__Work item__. Go through the records and give each one again exactly.

__Exercise inputs__.
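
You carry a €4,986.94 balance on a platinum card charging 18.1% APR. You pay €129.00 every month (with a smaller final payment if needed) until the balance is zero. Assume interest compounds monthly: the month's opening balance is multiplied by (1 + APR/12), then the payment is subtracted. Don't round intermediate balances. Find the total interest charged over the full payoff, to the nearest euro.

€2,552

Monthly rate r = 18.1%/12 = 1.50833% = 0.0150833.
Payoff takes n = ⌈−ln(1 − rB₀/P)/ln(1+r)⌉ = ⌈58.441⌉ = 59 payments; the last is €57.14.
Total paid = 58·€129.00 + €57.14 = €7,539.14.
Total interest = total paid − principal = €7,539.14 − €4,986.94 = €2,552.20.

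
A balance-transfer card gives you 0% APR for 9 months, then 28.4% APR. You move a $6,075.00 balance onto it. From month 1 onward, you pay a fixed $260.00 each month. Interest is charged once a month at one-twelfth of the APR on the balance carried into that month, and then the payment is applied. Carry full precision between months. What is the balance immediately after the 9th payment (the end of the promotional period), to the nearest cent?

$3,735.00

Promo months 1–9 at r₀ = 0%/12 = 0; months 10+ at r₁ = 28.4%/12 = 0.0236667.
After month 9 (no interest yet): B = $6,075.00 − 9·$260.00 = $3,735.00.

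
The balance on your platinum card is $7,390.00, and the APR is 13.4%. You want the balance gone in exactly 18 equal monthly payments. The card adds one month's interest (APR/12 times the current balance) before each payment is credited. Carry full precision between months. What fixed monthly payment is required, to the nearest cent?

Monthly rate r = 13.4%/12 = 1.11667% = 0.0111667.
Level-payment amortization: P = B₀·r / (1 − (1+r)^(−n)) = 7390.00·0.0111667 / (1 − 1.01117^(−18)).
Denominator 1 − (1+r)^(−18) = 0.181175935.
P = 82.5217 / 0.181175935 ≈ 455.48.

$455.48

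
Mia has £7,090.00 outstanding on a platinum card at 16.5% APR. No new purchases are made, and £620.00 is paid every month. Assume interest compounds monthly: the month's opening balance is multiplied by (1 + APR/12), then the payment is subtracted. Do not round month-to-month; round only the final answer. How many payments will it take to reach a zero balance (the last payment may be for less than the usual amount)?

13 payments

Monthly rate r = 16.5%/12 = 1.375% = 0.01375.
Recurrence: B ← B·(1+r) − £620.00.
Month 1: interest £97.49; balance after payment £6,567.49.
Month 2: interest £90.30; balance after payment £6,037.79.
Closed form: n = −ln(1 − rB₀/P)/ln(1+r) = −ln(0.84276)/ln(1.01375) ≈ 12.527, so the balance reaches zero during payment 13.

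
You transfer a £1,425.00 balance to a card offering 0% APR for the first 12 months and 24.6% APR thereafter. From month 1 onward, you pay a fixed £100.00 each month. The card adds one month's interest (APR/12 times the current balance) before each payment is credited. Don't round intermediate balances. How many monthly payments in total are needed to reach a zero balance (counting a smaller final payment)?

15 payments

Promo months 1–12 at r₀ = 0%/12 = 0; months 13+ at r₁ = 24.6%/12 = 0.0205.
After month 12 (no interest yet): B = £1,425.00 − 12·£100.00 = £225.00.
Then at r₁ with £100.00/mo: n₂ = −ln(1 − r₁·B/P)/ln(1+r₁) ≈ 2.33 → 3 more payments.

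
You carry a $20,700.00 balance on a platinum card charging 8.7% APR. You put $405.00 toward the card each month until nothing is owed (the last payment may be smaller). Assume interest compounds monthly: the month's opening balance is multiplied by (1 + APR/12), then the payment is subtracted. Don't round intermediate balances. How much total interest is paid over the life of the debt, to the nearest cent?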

__The completed task__.
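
You carry a €4,986.94 balance on a platinum card charging 18.1% APR. You pay €129.00 every month (with a smaller final payment if needed) until the balance is zero. Assume interest compounds monthly: the month's opening balance is multiplied by (1 + APR/12), then the payment is subtracted. Don't round intermediate balances. Find the total interest charged over the full payoff, to the nearest euro.

€2,552

Monthly rate r = 18.1%/12 = 1.50833% = 0.0150833.
Payoff takes n = ⌈−ln(1 − rB₀/P)/ln(1+r)⌉ = ⌈58.441⌉ = 59 payments; the last is €57.14.
Total paid = 58·€129.00 + €57.14 = €7,539.14.
Total interest = total paid − principal = €7,539.14 − €4,986.94 = €2,552.20.

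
A balance-transfer card gives you 0% APR for 9 months, then 28.4% APR. You move a $6,075.00 balance onto it. From month 1 onward, you pay a fixed $260.00 each month. Interest is charged once a month at one-twelfth of the APR on the balance carried into that month, and then the payment is applied. Carry full precision between months. What is the balance immediately after the 9th payment (the end of the promotional period), to the nearest cent?

$3,735.00

Promo months 1–9 at r₀ = 0%/12 = 0; months 10+ at r₁ = 28.4%/12 = 0.0236667.
After month 9 (no interest yet): B = $6,075.00 − 9·$260.00 = $3,735.00.

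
The balance on your platinum card is $7,390.00, and the APR is 13.4%. You want the balance gone in exactly 18 equal monthly payments. The card adds one month's interest (APR/12 times the current balance) before each payment is credited. Carry full precision between months. What fixed monthly payment is required, to the nearest cent?

Monthly rate r = 13.4%/12 = 1.11667% = 0.0111667.
Level-payment amortization: P = B₀·r / (1 − (1+r)^(−n)) = 7390.00·0.0111667 / (1 − 1.01117^(−18)).
Denominator 1 − (1+r)^(−18) = 0.181175935.
P = 82.5217 / 0.181175935 ≈ 455.48.

$455.48

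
Mia has £7,090.00 outstanding on a platinum card at 16.5% APR. No new purchases are made, and £620.00 is paid every month. Assume interest compounds monthly: the month's opening balance is multiplied by (1 + APR/12), then the payment is subtracted. Do not round month-to-month; round only the final answer. How many payments will it take to reach a zero balance (the last payment may be for less than the usual amount)?

13 payments

Monthly rate r = 16.5%/12 = 1.375% = 0.01375.
Recurrence: B ← B·(1+r) − £620.00.
Month 1: interest £97.49; balance after payment £6,567.49.
Month 2: interest £90.30; balance after payment £6,037.79.
Closed form: n = −ln(1 − rB₀/P)/ln(1+r) = −ln(0.84276)/ln(1.01375) ≈ 12.527, so the balance reaches zero during payment 13.

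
You transfer a £1,425.00 balance to a card offering 0% APR for the first 12 months and 24.6% APR thereafter. From month 1 onward, you pay a fixed £100.00 each month. The card adds one month's interest (APR/12 times the current balance) before each payment is credited. Don't round intermediate balances. How many monthly payments in total are needed to reach a zero balance (counting a smaller final payment)?

15 payments

Promo months 1–12 at r₀ = 0%/12 = 0; months 13+ at r₁ = 24.6%/12 = 0.0205.
After month 12 (no interest yet): B = £1,425.00 − 12·£100.00 = £225.00.
Then at r₁ with £100.00/mo: n₂ = −ln(1 − r₁·B/P)/ln(1+r₁) ≈ 2.33 → 3 more payments.

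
You carry a $20,700.00 balance on a platinum card charging 8.7% APR. You put $405.00 toward the card each month until nothing is owed (the last payment may be smaller). Assume interest compounds monthly: the month's opening balance is multiplied by (1 + APR/12), then the payment is subtracted. Don't round intermediate balances. How much total interest is paid over the life of the debt, to the nearest cent?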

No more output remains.